● **Task brief**: Print word for word the first line of the records below and every following line through the one containing "An option is"; print nothing else.

Data items
Start of Block

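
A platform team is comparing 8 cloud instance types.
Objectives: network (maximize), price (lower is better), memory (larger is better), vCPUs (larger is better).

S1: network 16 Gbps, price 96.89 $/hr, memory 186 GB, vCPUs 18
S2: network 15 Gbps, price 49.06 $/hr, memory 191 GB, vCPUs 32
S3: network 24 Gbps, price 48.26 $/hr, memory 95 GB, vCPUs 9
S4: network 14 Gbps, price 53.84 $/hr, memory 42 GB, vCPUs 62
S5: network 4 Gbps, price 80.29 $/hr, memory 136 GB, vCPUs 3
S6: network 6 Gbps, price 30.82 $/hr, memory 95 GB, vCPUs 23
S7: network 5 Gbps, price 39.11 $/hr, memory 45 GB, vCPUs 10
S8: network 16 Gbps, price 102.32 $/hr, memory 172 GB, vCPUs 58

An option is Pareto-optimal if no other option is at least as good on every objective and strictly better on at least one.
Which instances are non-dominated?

S1, S2, S3, S4, S6, S8

S1: not dominated.
S2: not dominated (best memory).
S3: not dominated (best network).
S4: not dominated (best vCPUs).
S5: dominated by S2 (network 15≥4, price 49.06≤80.29, memory 191≥136, vCPUs 32≥3).
S6: not dominated (best price).
S7: dominated by S6 (network 6≥5, price 30.82≤39.11, memory 95≥45, vCPUs 23≥10).
S8: not dominated.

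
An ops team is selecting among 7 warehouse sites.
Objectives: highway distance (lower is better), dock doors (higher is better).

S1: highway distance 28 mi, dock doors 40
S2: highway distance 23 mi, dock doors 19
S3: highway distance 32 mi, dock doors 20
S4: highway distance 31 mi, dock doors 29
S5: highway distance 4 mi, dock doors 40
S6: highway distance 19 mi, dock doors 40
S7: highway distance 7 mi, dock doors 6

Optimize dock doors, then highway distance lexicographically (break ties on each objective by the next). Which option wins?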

End of Block

● **Response**:
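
A platform team is comparing 8 cloud instance types.
Objectives: network (maximize), price (lower is better), memory (larger is better), vCPUs (larger is better).

S1: network 16 Gbps, price 96.89 $/hr, memory 186 GB, vCPUs 18
S2: network 15 Gbps, price 49.06 $/hr, memory 191 GB, vCPUs 32
S3: network 24 Gbps, price 48.26 $/hr, memory 95 GB, vCPUs 9
S4: network 14 Gbps, price 53.84 $/hr, memory 42 GB, vCPUs 62
S5: network 4 Gbps, price 80.29 $/hr, memory 136 GB, vCPUs 3
S6: network 6 Gbps, price 30.82 $/hr, memory 95 GB, vCPUs 23
S7: network 5 Gbps, price 39.11 $/hr, memory 45 GB, vCPUs 10
S8: network 16 Gbps, price 102.32 $/hr, memory 172 GB, vCPUs 58

An option is Pareto-optimal if no other option is at least as good on every objective and strictly better on at least one.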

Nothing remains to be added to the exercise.